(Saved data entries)
[Start of section]

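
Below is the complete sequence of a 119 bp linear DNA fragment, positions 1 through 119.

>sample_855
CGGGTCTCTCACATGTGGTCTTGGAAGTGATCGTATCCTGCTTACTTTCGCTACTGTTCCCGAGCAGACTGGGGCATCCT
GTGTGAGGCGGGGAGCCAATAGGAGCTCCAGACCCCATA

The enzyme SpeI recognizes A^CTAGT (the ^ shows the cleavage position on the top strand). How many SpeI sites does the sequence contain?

0

No occurrence of ACTAGT is present in the sequence.
SpeI does not cut: 0 sites.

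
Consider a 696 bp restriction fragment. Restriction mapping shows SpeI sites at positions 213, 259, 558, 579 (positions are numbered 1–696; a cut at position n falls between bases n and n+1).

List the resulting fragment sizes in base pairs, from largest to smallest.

Linear molecule, 4 cuts → 5 fragments:
  213 − 0 = 213 bp
  259 − 213 = 46 bp
  558 − 259 = 299 bp
  579 − 558 = 21 bp
  696 − 579 = 117 bp
Sorted largest to smallest: 299, 213, 117, 46, 21 bp.

299, 213, 117, 46, 21 bp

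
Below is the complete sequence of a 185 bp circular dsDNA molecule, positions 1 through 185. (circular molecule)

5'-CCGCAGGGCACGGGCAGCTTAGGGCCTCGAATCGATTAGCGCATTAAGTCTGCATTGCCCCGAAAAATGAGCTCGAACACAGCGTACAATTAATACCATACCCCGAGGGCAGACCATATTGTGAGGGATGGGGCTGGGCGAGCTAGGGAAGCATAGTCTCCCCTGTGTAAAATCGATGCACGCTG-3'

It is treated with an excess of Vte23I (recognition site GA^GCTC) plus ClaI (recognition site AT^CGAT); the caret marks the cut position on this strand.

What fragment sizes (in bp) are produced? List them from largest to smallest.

103, 44, 38 bp

The Vte23I site (GAGCTC) starts at position 69.
Vte23I cuts after base 2 of each site, so after position 70.
ClaI sites (ATCGAT) start at positions 31, 172.
ClaI cuts after base 2 of each site, so after positions 32, 173.
Combined cut positions: 32, 70, 173.
Circular molecule, 3 cuts → 3 fragments:
  33–70 → 38 bp
  71–173 → 103 bp
  174–185 then 1–32 → 12 + 32 = 44 bp
Sorted largest to smallest: 103, 44, 38 bp.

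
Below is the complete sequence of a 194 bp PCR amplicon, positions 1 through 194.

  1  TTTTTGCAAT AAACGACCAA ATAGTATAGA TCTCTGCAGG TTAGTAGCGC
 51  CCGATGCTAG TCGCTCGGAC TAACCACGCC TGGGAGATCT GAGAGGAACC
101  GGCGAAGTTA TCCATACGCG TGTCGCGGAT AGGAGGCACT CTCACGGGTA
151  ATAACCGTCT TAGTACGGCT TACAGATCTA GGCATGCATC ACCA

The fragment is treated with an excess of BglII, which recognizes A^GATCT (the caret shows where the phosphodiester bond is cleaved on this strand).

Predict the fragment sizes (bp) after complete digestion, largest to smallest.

89, 57, 28, 20 bp

BglII sites (AGATCT) start at positions 28, 85, 174.
BglII cuts after the first base of each site, so after positions 28, 85, 174.
Linear molecule, 3 cuts → 4 fragments:
  1–28 → 28 bp
  29–85 → 57 bp
  86–174 → 89 bp
  175–194 → 20 bp
Sorted largest to smallest: 89, 57, 28, 20 bp.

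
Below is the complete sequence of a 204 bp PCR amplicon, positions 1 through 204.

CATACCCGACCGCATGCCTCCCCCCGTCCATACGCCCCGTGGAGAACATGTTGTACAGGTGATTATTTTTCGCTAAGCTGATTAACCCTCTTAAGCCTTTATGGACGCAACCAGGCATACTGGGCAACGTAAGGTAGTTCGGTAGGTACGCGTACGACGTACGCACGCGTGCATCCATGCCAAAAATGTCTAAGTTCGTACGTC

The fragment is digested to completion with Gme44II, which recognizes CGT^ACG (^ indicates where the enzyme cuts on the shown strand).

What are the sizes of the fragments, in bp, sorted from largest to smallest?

153, 39, 7, 5 bp

Gme44II sites (CGTACG) start at positions 151, 158, 197.
Gme44II cuts after base 3 of each site, so after positions 153, 160, 199.
Linear molecule, 3 cuts → 4 fragments:
  1–153 → 153 bp
  154–160 → 7 bp
  161–199 → 39 bp
  200–204 → 5 bp
Sorted largest to smallest: 153, 39, 7, 5 bp.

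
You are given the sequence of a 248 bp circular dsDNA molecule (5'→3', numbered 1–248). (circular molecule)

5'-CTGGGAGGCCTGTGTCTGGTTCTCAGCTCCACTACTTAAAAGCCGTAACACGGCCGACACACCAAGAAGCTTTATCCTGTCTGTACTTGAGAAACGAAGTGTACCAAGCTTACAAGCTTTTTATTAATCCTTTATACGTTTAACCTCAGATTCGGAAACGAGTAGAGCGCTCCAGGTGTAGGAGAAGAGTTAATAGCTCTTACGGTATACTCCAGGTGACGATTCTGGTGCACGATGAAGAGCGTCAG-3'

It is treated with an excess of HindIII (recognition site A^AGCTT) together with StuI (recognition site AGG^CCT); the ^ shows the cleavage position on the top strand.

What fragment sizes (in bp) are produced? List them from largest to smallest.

142, 59, 39, 8 bp

HindIII sites (AAGCTT) start at positions 67, 106, 114.
HindIII cuts after the first base of each site, so after positions 67, 106, 114.
The StuI site (AGGCCT) starts at position 6.
StuI cuts after base 3 of each site, so after position 8.
Combined cut positions: 8, 67, 106, 114.
Circular molecule, 4 cuts → 4 fragments:
  9–67 → 59 bp
  68–106 → 39 bp
  107–114 → 8 bp
  115–248 then 1–8 → 134 + 8 = 142 bp
Sorted largest to smallest: 142, 59, 39, 8 bp.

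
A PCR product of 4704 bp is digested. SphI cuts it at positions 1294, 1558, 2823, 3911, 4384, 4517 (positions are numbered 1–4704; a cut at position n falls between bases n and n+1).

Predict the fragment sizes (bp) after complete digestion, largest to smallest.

1294, 1265, 1088, 473, 264, 187, 133 bp

Linear molecule, 6 cuts → 7 fragments:
  1294 − 0 = 1294 bp
  1558 − 1294 = 264 bp
  2823 − 1558 = 1265 bp
  3911 − 2823 = 1088 bp
  4384 − 3911 = 473 bp
  4517 − 4384 = 133 bp
  4704 − 4517 = 187 bp
Sorted largest to smallest: 1294, 1265, 1088, 473, 264, 187, 133 bp.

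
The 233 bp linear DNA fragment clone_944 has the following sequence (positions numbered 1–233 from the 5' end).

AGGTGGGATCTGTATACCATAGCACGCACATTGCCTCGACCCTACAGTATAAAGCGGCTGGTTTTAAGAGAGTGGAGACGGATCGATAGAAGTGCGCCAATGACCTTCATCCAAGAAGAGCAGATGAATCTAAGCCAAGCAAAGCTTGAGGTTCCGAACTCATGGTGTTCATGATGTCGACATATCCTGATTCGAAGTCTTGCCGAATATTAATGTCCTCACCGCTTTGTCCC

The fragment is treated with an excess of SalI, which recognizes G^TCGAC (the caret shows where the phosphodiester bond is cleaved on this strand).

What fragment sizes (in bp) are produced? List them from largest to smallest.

The SalI site (GTCGAC) starts at position 176.
SalI cuts after the first base of each site, so after position 176.
Linear molecule, 1 cut → 2 fragments:
  1–176 → 176 bp
  177–233 → 57 bp
Sorted largest to smallest: 176, 57 bp.

176, 57 bp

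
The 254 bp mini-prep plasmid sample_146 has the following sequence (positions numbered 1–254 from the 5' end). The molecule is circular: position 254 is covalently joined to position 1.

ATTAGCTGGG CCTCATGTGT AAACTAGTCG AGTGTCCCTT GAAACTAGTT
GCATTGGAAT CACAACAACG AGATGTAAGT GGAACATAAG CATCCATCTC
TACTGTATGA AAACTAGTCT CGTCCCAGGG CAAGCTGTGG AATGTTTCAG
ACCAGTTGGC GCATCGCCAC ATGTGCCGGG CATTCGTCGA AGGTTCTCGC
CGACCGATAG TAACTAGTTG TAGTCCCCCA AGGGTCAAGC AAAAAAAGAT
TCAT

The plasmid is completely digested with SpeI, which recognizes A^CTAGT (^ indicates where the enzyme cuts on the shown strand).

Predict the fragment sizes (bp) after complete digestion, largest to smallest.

100, 69, 64, 21 bp

SpeI sites (ACTAGT) start at positions 23, 44, 113, 213.
SpeI cuts after the first base of each site, so after positions 23, 44, 113, 213.
Circular molecule, 4 cuts → 4 fragments:
  24–44 → 21 bp
  45–113 → 69 bp
  114–213 → 100 bp
  214–254 then 1–23 → 41 + 23 = 64 bp
Sorted largest to smallest: 100, 69, 64, 21 bp.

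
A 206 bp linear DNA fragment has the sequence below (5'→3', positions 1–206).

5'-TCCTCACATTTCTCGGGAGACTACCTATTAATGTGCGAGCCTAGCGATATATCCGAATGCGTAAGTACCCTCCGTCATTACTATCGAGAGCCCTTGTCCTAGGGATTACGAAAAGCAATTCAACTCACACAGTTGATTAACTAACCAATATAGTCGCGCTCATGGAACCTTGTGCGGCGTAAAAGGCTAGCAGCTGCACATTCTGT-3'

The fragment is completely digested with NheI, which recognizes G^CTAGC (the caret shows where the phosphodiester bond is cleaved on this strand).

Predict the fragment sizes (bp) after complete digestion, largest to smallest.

186, 20 bp

The NheI site (GCTAGC) starts at position 186.
NheI cuts after the first base of each site, so after position 186.
Linear molecule, 1 cut → 2 fragments:
  1–186 → 186 bp
  187–206 → 20 bp
Sorted largest to smallest: 186, 20 bp.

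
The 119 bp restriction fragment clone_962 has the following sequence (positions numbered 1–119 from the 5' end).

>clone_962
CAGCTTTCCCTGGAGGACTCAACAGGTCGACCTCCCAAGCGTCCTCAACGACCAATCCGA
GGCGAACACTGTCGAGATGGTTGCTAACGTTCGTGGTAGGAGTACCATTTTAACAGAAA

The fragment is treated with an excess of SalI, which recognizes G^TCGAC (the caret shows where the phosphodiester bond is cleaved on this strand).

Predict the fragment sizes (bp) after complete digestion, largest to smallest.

93, 26 bp

The SalI site (GTCGAC) starts at position 26.
SalI cuts after the first base of each site, so after position 26.
Linear molecule, 1 cut → 2 fragments:
  1–26 → 26 bp
  27–119 → 93 bp
Sorted largest to smallest: 93, 26 bp.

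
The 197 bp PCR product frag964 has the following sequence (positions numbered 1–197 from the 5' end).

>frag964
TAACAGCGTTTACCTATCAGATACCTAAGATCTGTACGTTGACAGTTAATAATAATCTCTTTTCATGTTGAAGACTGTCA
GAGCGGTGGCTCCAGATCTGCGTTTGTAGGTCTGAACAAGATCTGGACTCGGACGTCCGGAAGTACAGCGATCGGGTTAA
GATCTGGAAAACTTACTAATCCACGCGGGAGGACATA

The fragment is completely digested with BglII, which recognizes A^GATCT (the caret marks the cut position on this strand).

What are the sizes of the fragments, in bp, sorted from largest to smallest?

66, 41, 37, 28, 25 bp

BglII sites (AGATCT) start at positions 28, 94, 119, 160.
BglII cuts after the first base of each site, so after positions 28, 94, 119, 160.
Linear molecule, 4 cuts → 5 fragments:
  1–28 → 28 bp
  29–94 → 66 bp
  95–119 → 25 bp
  120–160 → 41 bp
  161–197 → 37 bp
Sorted largest to smallest: 66, 41, 37, 28, 25 bp.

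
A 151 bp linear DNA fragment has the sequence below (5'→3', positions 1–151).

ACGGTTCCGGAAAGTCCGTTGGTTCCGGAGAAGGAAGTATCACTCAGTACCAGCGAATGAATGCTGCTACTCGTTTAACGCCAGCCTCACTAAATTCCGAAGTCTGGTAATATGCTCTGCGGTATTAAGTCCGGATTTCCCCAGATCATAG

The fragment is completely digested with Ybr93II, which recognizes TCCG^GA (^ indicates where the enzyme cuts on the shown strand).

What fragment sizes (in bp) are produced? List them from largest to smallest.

106, 18, 18, 9 bp

Ybr93II sites (TCCGGA) start at positions 6, 24, 130.
Ybr93II cuts after base 4 of each site, so after positions 9, 27, 133.
Linear molecule, 3 cuts → 4 fragments:
  1–9 → 9 bp
  10–27 → 18 bp
  28–133 → 106 bp
  134–151 → 18 bp
Sorted largest to smallest: 106, 18, 18, 9 bp.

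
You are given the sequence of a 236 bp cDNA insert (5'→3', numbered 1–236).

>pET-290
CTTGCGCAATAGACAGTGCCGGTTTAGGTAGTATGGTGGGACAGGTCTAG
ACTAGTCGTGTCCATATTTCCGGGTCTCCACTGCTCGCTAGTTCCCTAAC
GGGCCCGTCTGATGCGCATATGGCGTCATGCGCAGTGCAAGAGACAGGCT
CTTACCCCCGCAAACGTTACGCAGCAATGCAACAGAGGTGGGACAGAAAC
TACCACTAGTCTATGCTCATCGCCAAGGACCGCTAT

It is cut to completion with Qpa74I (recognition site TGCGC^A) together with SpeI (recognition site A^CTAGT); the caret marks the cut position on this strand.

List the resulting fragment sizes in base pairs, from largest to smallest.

Qpa74I sites (TGCGCA) start at positions 3, 113, 129.
Qpa74I cuts after base 5 of each site (before the last base), so after positions 7, 117, 133.
SpeI sites (ACTAGT) start at positions 51, 205.
SpeI cuts after the first base of each site, so after positions 51, 205.
Combined cut positions: 7, 51, 117, 133, 205.
Linear molecule, 5 cuts → 6 fragments:
  1–7 → 7 bp
  8–51 → 44 bp
  52–117 → 66 bp
  118–133 → 16 bp
  134–205 → 72 bp
  206–236 → 31 bp
Sorted largest to smallest: 72, 66, 44, 31, 16, 7 bp.

72, 66, 44, 31, 16, 7 bp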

[End of section]

• Exercise
Looking through the data above, copy out each line in which the string "product" occurs.

• Exercise answer
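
A PCR product of 4704 bp is digested. SphI cuts it at positions 1294, 1558, 2823, 3911, 4384, 4517 (positions are numbered 1–4704; a cut at position n falls between bases n and n+1).
The 197 bp PCR product frag964 has the following sequence (positions numbered 1–197 from the 5' end).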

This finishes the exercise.